HOW TO COMPLETE THIS TASK: Each line of the listing below that includes "follows" must be copied.

((

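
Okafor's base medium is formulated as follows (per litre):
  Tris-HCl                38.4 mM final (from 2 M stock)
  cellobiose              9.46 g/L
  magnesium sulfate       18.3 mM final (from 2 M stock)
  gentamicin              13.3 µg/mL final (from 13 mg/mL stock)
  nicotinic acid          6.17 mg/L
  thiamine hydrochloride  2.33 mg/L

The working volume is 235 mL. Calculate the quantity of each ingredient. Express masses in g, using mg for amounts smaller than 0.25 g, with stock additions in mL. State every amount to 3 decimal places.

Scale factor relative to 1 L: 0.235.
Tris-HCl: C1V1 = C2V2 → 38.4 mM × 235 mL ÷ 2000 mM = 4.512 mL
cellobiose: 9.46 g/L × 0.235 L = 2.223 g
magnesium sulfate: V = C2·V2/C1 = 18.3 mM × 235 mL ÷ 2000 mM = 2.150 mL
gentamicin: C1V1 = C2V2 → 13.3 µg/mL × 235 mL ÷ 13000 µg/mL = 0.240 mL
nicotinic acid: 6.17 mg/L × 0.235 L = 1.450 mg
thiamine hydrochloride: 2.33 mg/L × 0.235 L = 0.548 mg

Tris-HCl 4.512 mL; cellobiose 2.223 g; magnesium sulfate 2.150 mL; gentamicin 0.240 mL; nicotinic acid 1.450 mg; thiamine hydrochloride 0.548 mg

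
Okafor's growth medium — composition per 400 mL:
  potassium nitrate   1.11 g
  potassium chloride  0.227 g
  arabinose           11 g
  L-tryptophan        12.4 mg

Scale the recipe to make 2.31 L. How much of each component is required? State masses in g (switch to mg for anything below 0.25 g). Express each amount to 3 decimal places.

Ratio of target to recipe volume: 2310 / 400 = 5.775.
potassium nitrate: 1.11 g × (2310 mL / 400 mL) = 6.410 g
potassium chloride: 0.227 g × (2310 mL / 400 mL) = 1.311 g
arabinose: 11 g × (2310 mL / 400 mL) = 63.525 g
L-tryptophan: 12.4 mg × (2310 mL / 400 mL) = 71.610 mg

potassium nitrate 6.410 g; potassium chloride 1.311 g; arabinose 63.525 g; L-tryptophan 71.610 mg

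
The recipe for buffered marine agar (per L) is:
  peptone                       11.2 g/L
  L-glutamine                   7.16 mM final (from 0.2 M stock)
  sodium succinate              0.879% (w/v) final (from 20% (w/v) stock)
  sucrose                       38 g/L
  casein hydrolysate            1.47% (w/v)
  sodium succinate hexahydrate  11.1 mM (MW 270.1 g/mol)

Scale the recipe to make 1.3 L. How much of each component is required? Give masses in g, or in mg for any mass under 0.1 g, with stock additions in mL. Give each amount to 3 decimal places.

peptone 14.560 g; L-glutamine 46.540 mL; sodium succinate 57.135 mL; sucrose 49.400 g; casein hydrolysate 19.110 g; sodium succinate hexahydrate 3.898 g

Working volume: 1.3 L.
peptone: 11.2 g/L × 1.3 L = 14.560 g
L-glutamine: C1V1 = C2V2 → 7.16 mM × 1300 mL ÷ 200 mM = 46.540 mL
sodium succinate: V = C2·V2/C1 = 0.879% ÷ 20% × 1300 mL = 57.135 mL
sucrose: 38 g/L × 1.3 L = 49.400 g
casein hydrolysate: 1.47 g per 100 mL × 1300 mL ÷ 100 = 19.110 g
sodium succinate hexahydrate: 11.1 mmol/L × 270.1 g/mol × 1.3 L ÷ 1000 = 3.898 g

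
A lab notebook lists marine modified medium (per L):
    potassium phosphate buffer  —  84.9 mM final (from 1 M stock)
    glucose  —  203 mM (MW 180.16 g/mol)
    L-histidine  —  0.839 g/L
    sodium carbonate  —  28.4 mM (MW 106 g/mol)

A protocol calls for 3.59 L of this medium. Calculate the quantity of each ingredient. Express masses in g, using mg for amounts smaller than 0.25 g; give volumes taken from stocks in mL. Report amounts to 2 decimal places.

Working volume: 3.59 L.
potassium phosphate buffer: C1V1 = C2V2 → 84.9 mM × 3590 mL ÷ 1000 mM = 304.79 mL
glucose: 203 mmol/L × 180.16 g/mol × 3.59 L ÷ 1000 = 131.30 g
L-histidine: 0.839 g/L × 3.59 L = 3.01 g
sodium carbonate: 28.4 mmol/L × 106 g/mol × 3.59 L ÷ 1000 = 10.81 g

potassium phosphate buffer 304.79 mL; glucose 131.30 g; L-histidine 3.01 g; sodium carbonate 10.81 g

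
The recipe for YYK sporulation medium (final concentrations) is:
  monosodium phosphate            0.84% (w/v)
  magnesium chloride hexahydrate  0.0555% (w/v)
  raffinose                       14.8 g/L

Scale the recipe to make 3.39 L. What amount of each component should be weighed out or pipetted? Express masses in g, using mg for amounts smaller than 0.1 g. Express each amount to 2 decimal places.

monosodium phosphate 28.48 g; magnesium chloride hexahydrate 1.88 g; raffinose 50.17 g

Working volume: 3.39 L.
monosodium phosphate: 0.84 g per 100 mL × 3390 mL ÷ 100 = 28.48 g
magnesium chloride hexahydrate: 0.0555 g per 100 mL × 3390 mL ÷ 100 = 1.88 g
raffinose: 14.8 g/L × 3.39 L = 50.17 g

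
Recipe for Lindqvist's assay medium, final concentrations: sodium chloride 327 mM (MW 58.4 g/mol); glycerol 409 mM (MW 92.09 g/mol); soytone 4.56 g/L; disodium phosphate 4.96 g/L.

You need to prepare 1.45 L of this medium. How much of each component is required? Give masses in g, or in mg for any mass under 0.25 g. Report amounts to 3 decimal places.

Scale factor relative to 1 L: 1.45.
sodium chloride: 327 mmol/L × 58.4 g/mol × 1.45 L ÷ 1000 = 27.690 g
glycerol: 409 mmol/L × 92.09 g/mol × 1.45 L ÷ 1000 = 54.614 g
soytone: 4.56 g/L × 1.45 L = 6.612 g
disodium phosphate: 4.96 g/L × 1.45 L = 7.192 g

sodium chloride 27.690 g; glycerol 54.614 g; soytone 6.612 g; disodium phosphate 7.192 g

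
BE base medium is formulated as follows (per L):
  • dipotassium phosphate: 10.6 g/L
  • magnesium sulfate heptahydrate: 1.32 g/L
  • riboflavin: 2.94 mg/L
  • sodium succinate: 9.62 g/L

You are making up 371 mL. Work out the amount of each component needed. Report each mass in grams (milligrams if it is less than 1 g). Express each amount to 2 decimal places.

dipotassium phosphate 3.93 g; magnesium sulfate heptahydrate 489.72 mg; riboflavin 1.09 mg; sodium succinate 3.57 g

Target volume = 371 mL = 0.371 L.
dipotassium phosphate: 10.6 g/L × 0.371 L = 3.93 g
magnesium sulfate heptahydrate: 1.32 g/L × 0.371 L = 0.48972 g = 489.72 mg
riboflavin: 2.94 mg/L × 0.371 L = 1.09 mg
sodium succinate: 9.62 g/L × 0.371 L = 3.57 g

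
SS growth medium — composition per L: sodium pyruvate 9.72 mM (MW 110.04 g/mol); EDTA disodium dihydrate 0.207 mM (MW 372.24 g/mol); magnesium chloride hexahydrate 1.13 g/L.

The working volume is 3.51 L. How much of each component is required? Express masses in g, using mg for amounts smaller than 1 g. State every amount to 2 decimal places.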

))
((

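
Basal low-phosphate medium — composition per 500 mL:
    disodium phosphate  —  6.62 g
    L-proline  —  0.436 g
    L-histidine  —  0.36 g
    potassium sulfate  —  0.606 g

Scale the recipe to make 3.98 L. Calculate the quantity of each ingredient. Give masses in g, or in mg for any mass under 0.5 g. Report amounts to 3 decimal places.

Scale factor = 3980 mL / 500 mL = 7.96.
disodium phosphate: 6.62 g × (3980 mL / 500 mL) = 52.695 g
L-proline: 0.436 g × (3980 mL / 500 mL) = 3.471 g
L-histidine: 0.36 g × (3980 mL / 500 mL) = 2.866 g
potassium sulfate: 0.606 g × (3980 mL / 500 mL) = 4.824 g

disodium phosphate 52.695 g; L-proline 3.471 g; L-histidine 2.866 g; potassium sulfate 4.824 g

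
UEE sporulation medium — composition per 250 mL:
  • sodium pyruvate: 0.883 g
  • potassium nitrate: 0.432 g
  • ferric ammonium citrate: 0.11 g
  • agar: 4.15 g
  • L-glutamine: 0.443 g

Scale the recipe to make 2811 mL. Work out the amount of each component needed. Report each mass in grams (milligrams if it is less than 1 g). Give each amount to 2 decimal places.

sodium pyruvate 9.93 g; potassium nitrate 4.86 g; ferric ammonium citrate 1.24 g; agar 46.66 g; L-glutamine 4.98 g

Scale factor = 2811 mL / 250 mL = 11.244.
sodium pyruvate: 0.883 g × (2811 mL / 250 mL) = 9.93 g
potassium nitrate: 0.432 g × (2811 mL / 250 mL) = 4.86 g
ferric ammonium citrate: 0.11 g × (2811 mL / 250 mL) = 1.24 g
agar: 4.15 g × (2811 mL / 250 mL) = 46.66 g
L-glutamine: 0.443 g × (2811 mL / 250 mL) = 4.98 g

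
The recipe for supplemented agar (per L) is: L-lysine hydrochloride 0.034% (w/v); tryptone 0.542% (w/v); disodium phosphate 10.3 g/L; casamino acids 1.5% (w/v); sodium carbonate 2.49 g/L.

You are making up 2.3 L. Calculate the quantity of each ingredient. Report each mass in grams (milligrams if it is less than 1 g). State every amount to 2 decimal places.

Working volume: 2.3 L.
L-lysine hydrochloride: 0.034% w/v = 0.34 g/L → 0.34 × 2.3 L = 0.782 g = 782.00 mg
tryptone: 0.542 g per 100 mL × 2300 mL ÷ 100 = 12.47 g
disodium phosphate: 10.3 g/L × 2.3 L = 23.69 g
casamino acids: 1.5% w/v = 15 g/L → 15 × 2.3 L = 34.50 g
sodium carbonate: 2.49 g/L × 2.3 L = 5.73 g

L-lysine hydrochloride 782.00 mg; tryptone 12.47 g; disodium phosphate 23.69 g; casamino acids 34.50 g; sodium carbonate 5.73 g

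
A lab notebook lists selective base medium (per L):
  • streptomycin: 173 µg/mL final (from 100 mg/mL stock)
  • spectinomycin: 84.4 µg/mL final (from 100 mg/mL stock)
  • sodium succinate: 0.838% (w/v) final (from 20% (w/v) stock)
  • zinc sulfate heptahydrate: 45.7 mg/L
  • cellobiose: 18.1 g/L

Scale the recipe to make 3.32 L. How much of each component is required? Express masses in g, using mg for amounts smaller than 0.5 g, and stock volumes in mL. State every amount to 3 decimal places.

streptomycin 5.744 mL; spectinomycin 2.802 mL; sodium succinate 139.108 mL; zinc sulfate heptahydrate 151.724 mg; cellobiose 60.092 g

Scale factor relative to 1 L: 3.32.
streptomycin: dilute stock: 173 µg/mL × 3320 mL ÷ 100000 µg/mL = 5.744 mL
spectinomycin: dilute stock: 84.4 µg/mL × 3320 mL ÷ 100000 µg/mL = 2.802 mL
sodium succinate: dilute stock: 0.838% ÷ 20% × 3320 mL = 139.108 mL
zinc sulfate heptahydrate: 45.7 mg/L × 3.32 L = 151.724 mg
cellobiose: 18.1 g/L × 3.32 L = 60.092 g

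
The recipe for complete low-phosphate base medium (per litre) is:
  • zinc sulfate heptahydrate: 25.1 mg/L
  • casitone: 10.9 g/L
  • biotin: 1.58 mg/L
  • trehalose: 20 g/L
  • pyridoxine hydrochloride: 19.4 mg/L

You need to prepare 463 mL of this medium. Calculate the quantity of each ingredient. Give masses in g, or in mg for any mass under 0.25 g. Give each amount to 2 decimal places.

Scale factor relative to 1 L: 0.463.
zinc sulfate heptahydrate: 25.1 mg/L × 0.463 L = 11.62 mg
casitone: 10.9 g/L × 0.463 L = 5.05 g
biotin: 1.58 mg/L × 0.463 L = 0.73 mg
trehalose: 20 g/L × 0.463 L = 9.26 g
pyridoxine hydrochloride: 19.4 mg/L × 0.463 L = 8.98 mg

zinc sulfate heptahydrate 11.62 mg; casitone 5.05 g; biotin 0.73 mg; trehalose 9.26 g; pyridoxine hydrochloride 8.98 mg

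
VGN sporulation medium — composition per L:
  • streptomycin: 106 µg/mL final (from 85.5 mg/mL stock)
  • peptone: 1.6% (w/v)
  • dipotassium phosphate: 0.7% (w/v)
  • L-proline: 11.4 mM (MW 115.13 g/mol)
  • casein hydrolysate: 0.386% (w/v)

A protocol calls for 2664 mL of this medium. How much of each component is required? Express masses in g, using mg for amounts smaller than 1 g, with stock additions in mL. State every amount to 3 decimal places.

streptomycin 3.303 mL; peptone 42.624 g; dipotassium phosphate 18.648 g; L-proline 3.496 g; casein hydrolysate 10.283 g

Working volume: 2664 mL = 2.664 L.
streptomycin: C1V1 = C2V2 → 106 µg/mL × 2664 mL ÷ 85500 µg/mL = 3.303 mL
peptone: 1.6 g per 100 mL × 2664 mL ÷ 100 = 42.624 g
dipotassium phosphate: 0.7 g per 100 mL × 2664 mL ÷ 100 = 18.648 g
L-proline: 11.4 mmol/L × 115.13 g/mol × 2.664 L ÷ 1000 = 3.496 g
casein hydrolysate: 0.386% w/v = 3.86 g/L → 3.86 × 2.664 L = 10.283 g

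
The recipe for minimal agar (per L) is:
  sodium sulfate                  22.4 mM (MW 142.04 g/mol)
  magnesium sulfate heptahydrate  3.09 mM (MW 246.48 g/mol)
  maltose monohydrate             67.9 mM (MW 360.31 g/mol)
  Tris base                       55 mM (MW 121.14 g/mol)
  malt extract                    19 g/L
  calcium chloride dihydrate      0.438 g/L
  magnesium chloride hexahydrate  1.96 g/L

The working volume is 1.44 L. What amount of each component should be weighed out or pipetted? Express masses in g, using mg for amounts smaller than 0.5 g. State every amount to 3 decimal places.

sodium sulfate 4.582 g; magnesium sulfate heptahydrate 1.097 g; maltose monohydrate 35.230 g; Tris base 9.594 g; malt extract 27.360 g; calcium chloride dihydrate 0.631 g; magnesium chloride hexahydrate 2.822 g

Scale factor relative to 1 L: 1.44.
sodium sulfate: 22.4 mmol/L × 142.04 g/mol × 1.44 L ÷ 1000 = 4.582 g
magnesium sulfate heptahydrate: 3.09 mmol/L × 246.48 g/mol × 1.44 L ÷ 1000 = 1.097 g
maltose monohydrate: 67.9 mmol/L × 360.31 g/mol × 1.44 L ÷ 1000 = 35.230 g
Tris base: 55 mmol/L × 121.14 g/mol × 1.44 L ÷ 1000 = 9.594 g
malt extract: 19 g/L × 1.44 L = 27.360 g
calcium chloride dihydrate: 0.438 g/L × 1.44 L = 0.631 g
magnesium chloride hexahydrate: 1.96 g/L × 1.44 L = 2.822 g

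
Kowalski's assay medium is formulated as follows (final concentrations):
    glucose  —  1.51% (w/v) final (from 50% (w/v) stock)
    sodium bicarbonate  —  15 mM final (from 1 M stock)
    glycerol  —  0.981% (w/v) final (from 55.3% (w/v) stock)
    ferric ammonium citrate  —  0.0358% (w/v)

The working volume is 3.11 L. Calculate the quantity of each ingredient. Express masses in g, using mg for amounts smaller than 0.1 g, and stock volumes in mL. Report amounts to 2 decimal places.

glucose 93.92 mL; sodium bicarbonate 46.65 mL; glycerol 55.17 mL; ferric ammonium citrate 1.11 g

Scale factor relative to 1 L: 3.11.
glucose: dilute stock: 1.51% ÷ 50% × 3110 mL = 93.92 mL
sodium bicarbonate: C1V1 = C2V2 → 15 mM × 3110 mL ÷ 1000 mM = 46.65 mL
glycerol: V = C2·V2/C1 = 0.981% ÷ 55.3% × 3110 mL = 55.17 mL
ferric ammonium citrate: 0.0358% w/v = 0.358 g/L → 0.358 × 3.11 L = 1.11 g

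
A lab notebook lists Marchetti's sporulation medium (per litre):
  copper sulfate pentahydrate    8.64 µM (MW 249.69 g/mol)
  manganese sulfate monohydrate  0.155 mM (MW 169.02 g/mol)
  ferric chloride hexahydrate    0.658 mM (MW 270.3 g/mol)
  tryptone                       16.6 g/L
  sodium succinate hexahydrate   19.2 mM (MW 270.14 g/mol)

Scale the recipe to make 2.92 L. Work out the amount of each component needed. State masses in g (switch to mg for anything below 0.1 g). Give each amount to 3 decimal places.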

))
((

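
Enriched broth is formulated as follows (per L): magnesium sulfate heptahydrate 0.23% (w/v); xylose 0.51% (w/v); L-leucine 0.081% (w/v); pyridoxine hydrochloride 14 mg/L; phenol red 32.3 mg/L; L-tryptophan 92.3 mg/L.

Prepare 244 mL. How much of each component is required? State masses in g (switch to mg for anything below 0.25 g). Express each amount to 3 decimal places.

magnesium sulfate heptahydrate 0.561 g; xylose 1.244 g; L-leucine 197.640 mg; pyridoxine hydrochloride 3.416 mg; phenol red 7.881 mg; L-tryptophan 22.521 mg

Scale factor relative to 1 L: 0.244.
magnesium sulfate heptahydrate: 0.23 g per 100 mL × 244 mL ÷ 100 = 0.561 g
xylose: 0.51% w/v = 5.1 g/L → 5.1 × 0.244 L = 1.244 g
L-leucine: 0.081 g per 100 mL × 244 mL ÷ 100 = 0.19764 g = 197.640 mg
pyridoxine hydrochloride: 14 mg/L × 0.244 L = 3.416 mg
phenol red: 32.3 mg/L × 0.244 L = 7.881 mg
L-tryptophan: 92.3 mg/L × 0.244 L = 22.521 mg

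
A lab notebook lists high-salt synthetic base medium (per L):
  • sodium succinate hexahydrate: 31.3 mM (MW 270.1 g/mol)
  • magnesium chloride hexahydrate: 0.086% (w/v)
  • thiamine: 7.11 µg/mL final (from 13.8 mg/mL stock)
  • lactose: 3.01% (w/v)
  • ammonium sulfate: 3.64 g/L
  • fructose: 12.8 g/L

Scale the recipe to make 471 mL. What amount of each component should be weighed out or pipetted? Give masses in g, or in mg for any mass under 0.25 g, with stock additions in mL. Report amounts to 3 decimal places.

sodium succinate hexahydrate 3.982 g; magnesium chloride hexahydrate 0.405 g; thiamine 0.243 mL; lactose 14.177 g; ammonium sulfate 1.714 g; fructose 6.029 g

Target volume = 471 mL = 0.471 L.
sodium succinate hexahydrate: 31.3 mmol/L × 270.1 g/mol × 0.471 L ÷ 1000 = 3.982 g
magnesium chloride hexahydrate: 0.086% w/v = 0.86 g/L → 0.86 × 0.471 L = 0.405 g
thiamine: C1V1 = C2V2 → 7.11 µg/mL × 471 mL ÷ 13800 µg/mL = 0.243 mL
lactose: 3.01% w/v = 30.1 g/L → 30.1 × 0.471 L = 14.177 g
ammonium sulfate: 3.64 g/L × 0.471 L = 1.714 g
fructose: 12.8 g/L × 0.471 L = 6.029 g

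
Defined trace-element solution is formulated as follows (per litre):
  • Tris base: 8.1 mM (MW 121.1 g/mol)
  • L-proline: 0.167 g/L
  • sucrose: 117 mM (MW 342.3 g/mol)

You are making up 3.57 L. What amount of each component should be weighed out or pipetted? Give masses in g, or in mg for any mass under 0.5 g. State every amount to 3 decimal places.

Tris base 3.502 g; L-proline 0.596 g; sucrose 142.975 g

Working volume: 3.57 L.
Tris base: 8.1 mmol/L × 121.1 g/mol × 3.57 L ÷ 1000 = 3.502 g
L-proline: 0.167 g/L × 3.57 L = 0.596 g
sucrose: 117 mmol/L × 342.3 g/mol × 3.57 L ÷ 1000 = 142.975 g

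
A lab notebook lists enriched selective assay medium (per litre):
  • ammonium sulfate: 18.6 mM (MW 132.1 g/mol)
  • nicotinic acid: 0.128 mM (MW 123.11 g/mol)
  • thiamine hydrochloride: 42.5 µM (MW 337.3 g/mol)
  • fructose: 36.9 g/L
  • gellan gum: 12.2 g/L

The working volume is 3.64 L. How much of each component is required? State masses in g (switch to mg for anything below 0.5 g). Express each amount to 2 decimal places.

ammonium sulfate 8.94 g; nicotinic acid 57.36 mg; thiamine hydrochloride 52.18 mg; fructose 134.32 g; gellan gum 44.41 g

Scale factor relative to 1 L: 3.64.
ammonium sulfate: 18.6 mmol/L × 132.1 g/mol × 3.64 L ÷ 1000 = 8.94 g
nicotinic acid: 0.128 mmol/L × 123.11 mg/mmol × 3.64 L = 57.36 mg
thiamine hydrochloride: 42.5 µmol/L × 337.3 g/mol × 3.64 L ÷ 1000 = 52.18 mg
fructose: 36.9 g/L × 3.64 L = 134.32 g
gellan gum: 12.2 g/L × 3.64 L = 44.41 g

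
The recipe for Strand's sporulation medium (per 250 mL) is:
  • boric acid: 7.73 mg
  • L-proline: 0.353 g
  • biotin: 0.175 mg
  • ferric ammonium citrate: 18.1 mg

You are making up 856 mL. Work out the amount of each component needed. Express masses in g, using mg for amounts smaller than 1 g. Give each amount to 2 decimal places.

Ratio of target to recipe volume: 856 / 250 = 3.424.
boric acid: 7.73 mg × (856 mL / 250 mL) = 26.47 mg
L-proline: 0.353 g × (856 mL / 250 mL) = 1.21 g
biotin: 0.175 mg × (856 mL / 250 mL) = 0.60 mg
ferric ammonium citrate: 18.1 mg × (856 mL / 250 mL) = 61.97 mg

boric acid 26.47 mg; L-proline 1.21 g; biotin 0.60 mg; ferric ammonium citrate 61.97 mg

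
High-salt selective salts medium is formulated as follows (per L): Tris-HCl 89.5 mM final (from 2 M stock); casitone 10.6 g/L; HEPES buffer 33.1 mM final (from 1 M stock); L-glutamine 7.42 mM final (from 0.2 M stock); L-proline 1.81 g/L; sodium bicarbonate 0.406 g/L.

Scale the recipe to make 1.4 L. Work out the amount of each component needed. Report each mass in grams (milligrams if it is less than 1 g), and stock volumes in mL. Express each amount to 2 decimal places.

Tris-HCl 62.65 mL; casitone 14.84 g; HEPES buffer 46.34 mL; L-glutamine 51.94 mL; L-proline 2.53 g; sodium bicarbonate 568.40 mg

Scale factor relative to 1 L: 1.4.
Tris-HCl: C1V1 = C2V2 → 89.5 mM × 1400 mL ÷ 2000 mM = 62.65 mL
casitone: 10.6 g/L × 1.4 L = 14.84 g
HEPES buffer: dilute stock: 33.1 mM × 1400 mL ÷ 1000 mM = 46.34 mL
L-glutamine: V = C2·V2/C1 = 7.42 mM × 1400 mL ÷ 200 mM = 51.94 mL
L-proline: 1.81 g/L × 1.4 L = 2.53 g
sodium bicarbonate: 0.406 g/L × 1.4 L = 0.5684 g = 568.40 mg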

))

SOLUTION TO THE PROBLEM:
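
Okafor's base medium is formulated as follows (per litre):
BE base medium is formulated as follows (per L):
Kowalski's assay medium is formulated as follows (final concentrations):
Enriched broth is formulated as follows (per L): magnesium sulfate heptahydrate 0.23% (w/v); xylose 0.51% (w/v); L-leucine 0.081% (w/v); pyridoxine hydrochloride 14 mg/L; phenol red 32.3 mg/L; L-tryptophan 92.3 mg/L.
Defined trace-element solution is formulated as follows (per litre):
High-salt selective salts medium is formulated as follows (per L): Tris-HCl 89.5 mM final (from 2 M stock); casitone 10.6 g/L; HEPES buffer 33.1 mM final (from 1 M stock); L-glutamine 7.42 mM final (from 0.2 M stock); L-proline 1.81 g/L; sodium bicarbonate 0.406 g/L.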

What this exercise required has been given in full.